* _Assignment_:
Every entry below must be transcribed exactly, with no line missing.

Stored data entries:
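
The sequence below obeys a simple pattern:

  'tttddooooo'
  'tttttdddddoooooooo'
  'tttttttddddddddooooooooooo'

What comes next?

tttttttttdddddddddddoooooooooooooo

The n-th term is 2n+1 t's then 3n-1 d's then 3n+2 o's (n = 1, 2, …).
For the next term, n = 4, so the run lengths are 9, 11, 14.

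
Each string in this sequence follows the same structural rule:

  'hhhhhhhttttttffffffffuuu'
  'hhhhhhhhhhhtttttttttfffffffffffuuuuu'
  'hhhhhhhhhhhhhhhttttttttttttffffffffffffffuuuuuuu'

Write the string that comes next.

Reading off run lengths: h runs 7, 11, 15; t runs 6, 9, 12; f runs 8, 11, 14; u runs 3, 5, 7 — each is linear in n, where the shown terms are n = 2, 3, 4.
At n = 5 the blocks have lengths 19, 15, 17, 9.

hhhhhhhhhhhhhhhhhhhtttttttttttttttfffffffffffffffffuuuuuuuuu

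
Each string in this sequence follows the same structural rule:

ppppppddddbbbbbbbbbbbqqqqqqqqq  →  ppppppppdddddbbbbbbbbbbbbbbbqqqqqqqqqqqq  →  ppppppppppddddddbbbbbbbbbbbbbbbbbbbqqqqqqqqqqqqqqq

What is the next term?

ppppppppppppdddddddbbbbbbbbbbbbbbbbbbbbbbbqqqqqqqqqqqqqqqqqq

Each string has the form p^{2n} d^{n+1} b^{4n-1} q^{3n}, where the shown terms are n = 3, 4, 5.
For the next term, n = 6, so the run lengths are 12, 7, 23, 18.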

* _Response to this task_:
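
The sequence below obeys a simple pattern:

  'tttddooooo'
  'tttttdddddoooooooo'
  'tttttttddddddddooooooooooo'

What comes next?

tttttttttdddddddddddoooooooooooooo

The n-th term is 2n+1 t's then 3n-1 d's then 3n+2 o's (n = 1, 2, …).
For the next term, n = 4, so the run lengths are 9, 11, 14.

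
Each string in this sequence follows the same structural rule:

  'hhhhhhhttttttffffffffuuu'
  'hhhhhhhhhhhtttttttttfffffffffffuuuuu'
  'hhhhhhhhhhhhhhhttttttttttttffffffffffffffuuuuuuu'

Write the string that comes next.

Reading off run lengths: h runs 7, 11, 15; t runs 6, 9, 12; f runs 8, 11, 14; u runs 3, 5, 7 — each is linear in n, where the shown terms are n = 2, 3, 4.
At n = 5 the blocks have lengths 19, 15, 17, 9.

hhhhhhhhhhhhhhhhhhhtttttttttttttttfffffffffffffffffuuuuuuuuu

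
Each string in this sequence follows the same structural rule:

ppppppddddbbbbbbbbbbbqqqqqqqqq  →  ppppppppdddddbbbbbbbbbbbbbbbqqqqqqqqqqqq  →  ppppppppppddddddbbbbbbbbbbbbbbbbbbbqqqqqqqqqqqqqqq

What is the next term?

ppppppppppppdddddddbbbbbbbbbbbbbbbbbbbbbbbqqqqqqqqqqqqqqqqqq

Each string has the form p^{2n} d^{n+1} b^{4n-1} q^{3n}, where the shown terms are n = 3, 4, 5.
For the next term, n = 6, so the run lengths are 12, 7, 23, 18.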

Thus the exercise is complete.